::: DATASET RECORDS :::

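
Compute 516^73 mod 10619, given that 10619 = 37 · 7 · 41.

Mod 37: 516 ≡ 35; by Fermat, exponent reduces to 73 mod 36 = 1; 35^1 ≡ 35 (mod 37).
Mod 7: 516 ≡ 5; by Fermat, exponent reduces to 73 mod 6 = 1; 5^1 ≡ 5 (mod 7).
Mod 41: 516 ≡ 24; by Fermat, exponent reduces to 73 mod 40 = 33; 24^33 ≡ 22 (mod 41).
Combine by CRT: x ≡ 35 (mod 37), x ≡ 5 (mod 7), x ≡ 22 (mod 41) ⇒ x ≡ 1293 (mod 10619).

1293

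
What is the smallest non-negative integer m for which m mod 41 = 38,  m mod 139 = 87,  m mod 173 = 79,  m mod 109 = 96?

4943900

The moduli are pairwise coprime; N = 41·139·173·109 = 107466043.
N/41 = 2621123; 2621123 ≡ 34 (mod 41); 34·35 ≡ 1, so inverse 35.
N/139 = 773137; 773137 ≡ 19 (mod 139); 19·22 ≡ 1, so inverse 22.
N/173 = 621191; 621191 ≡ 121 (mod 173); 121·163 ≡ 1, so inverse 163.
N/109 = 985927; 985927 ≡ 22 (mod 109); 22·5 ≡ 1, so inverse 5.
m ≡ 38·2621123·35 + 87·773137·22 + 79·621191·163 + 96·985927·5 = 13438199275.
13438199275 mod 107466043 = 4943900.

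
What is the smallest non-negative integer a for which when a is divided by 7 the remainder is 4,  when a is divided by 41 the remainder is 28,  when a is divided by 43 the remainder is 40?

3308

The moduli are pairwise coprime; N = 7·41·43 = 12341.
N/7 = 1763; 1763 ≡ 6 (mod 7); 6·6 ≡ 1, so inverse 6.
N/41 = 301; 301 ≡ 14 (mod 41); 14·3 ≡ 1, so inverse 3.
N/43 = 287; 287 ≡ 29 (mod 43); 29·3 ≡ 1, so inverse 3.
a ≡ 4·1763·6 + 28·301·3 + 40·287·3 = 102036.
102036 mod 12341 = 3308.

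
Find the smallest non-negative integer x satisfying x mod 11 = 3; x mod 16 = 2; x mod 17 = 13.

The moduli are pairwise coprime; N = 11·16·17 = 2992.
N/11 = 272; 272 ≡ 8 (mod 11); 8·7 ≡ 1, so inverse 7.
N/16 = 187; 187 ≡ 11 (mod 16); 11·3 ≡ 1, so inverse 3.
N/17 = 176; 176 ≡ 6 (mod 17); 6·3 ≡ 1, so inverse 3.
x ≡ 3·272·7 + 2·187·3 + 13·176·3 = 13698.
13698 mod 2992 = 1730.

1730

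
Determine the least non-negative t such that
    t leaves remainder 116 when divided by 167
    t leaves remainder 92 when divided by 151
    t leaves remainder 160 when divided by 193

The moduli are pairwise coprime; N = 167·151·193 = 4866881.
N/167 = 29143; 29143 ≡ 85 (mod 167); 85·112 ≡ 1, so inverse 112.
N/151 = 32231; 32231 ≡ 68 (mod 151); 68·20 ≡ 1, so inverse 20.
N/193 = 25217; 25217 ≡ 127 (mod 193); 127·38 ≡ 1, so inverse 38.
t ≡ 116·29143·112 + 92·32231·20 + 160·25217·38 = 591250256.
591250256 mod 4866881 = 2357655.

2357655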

:::

_PROBLEM TO SOLVE_
The full set of data above must come back exactly as written.

_EXPECTED ANSWER_
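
Compute 516^73 mod 10619, given that 10619 = 37 · 7 · 41.

Mod 37: 516 ≡ 35; by Fermat, exponent reduces to 73 mod 36 = 1; 35^1 ≡ 35 (mod 37).
Mod 7: 516 ≡ 5; by Fermat, exponent reduces to 73 mod 6 = 1; 5^1 ≡ 5 (mod 7).
Mod 41: 516 ≡ 24; by Fermat, exponent reduces to 73 mod 40 = 33; 24^33 ≡ 22 (mod 41).
Combine by CRT: x ≡ 35 (mod 37), x ≡ 5 (mod 7), x ≡ 22 (mod 41) ⇒ x ≡ 1293 (mod 10619).

1293

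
What is the smallest non-negative integer m for which m mod 41 = 38,  m mod 139 = 87,  m mod 173 = 79,  m mod 109 = 96?

4943900

The moduli are pairwise coprime; N = 41·139·173·109 = 107466043.
N/41 = 2621123; 2621123 ≡ 34 (mod 41); 34·35 ≡ 1, so inverse 35.
N/139 = 773137; 773137 ≡ 19 (mod 139); 19·22 ≡ 1, so inverse 22.
N/173 = 621191; 621191 ≡ 121 (mod 173); 121·163 ≡ 1, so inverse 163.
N/109 = 985927; 985927 ≡ 22 (mod 109); 22·5 ≡ 1, so inverse 5.
m ≡ 38·2621123·35 + 87·773137·22 + 79·621191·163 + 96·985927·5 = 13438199275.
13438199275 mod 107466043 = 4943900.

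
What is the smallest non-negative integer a for which when a is divided by 7 the remainder is 4,  when a is divided by 41 the remainder is 28,  when a is divided by 43 the remainder is 40?

3308

The moduli are pairwise coprime; N = 7·41·43 = 12341.
N/7 = 1763; 1763 ≡ 6 (mod 7); 6·6 ≡ 1, so inverse 6.
N/41 = 301; 301 ≡ 14 (mod 41); 14·3 ≡ 1, so inverse 3.
N/43 = 287; 287 ≡ 29 (mod 43); 29·3 ≡ 1, so inverse 3.
a ≡ 4·1763·6 + 28·301·3 + 40·287·3 = 102036.
102036 mod 12341 = 3308.

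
Find the smallest non-negative integer x satisfying x mod 11 = 3; x mod 16 = 2; x mod 17 = 13.

The moduli are pairwise coprime; N = 11·16·17 = 2992.
N/11 = 272; 272 ≡ 8 (mod 11); 8·7 ≡ 1, so inverse 7.
N/16 = 187; 187 ≡ 11 (mod 16); 11·3 ≡ 1, so inverse 3.
N/17 = 176; 176 ≡ 6 (mod 17); 6·3 ≡ 1, so inverse 3.
x ≡ 3·272·7 + 2·187·3 + 13·176·3 = 13698.
13698 mod 2992 = 1730.

1730

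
Determine the least non-negative t such that
    t leaves remainder 116 when divided by 167
    t leaves remainder 92 when divided by 151
    t leaves remainder 160 when divided by 193

The moduli are pairwise coprime; N = 167·151·193 = 4866881.
N/167 = 29143; 29143 ≡ 85 (mod 167); 85·112 ≡ 1, so inverse 112.
N/151 = 32231; 32231 ≡ 68 (mod 151); 68·20 ≡ 1, so inverse 20.
N/193 = 25217; 25217 ≡ 127 (mod 193); 127·38 ≡ 1, so inverse 38.
t ≡ 116·29143·112 + 92·32231·20 + 160·25217·38 = 591250256.
591250256 mod 4866881 = 2357655.

2357655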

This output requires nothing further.